• **EXERCISE**: Only the final stretch of the data is wanted: reproduce the line containing "For hydrogen, let" and each line after it, exactly.
[SOURCE DATA Boundary: Start]
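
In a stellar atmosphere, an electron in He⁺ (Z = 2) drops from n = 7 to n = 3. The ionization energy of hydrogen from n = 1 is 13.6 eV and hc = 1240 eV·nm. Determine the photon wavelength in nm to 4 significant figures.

For Z = 2 the level energies scale as Z², so the effective Rydberg energy is 13.6 × 4 = 54.40 eV.
ΔE = 54.40 × (1/3² − 1/7²) = 54.40 × 0.09070 = 4.934 eV.
λ = hc/ΔE = 1240 / 4.934 = 251.3 nm.

251.3 nm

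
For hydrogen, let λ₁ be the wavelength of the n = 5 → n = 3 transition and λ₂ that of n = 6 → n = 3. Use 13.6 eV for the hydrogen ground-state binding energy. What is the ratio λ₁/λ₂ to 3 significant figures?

λ ∝ 1/ΔE ∝ 1/(1/n_f² − 1/n_i²), and the Z² and hc factors cancel in the ratio.
λ₁/λ₂ = (1/3² − 1/6²)/(1/3² − 1/5²) = 0.08333/0.07111 = 1.17.

1.17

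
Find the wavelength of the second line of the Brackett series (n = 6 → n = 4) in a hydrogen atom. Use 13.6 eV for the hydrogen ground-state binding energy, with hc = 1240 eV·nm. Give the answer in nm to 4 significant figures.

The Brackett series terminates on n_f = 4; the second line has n_i = 4+2 = 6.
ΔE = 13.60 × (1/4² − 1/6²) = 0.4722 eV.
λ = 1240 / 0.4722 = 2626 nm.

2626 nm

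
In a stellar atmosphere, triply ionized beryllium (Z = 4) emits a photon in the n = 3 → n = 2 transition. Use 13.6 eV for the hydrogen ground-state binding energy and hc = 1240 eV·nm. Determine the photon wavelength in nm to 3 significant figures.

For Z = 4 the level energies scale as Z², so the effective Rydberg energy is 13.6 × 16 = 217.6 eV.
ΔE = 217.6 × (1/2² − 1/3²) = 217.6 × 0.1389 = 30.22 eV.
λ = hc/ΔE = 1240 / 30.22 = 41.0 nm.

41.0 nm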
[SOURCE DATA Boundary: End]
• **YOUR RESPONSE**:
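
For hydrogen, let λ₁ be the wavelength of the n = 5 → n = 3 transition and λ₂ that of n = 6 → n = 3. Use 13.6 eV for the hydrogen ground-state binding energy. What is the ratio λ₁/λ₂ to 3 significant figures?

λ ∝ 1/ΔE ∝ 1/(1/n_f² − 1/n_i²), and the Z² and hc factors cancel in the ratio.
λ₁/λ₂ = (1/3² − 1/6²)/(1/3² − 1/5²) = 0.08333/0.07111 = 1.17.

1.17

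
Find the wavelength of the second line of the Brackett series (n = 6 → n = 4) in a hydrogen atom. Use 13.6 eV for the hydrogen ground-state binding energy, with hc = 1240 eV·nm. Give the answer in nm to 4 significant figures.

The Brackett series terminates on n_f = 4; the second line has n_i = 4+2 = 6.
ΔE = 13.60 × (1/4² − 1/6²) = 0.4722 eV.
λ = 1240 / 0.4722 = 2626 nm.

2626 nm

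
In a stellar atmosphere, triply ionized beryllium (Z = 4) emits a photon in the n = 3 → n = 2 transition. Use 13.6 eV for the hydrogen ground-state binding energy and hc = 1240 eV·nm. Determine the photon wavelength in nm to 3 significant figures.

For Z = 4 the level energies scale as Z², so the effective Rydberg energy is 13.6 × 16 = 217.6 eV.
ΔE = 217.6 × (1/2² − 1/3²) = 217.6 × 0.1389 = 30.22 eV.
λ = hc/ΔE = 1240 / 30.22 = 41.0 nm.

41.0 nm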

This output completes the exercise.